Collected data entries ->
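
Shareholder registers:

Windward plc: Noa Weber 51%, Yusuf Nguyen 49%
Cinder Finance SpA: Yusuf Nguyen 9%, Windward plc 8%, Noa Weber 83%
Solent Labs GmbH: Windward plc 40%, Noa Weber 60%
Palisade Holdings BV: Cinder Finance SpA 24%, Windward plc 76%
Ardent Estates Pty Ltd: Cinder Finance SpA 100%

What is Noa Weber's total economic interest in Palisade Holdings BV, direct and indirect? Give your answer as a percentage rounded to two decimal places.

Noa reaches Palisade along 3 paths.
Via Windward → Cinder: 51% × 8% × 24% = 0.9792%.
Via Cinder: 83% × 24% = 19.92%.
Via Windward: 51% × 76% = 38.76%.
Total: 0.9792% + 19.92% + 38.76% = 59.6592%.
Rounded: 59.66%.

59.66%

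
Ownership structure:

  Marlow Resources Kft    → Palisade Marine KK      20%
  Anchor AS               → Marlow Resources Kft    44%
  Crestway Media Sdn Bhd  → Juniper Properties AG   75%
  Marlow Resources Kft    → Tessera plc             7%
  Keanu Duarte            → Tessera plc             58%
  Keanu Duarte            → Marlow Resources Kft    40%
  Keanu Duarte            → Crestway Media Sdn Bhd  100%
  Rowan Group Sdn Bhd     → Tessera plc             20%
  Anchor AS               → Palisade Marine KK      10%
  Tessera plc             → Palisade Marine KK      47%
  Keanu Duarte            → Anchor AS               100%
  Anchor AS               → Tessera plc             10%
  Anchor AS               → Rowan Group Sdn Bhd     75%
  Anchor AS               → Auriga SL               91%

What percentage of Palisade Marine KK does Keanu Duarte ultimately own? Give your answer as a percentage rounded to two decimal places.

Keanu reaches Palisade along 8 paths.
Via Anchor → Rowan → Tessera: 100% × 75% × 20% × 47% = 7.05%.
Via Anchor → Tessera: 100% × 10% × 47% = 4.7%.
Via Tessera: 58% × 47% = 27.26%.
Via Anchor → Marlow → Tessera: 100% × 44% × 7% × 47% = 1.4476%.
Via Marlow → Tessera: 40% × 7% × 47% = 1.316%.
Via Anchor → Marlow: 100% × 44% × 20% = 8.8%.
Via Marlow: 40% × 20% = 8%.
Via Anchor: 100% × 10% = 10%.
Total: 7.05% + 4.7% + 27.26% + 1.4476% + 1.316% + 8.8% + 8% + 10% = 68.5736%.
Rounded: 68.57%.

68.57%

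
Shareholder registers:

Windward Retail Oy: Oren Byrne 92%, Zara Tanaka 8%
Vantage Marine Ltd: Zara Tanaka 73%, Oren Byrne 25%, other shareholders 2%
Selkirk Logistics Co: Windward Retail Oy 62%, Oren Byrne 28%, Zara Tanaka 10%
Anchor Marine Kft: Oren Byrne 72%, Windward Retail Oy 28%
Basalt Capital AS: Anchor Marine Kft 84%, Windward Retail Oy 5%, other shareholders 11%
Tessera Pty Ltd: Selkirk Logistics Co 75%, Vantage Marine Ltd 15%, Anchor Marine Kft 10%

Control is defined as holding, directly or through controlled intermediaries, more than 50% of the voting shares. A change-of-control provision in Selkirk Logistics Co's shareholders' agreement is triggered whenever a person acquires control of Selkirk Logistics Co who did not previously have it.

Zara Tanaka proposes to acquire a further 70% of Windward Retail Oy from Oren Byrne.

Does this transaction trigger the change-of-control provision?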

Requirement ->
Among the records, find each line where the word "Yusuf" occurs, and copy it.

Result ->
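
Windward plc: Noa Weber 51%, Yusuf Nguyen 49%
Cinder Finance SpA: Yusuf Nguyen 9%, Windward plc 8%, Noa Weber 83%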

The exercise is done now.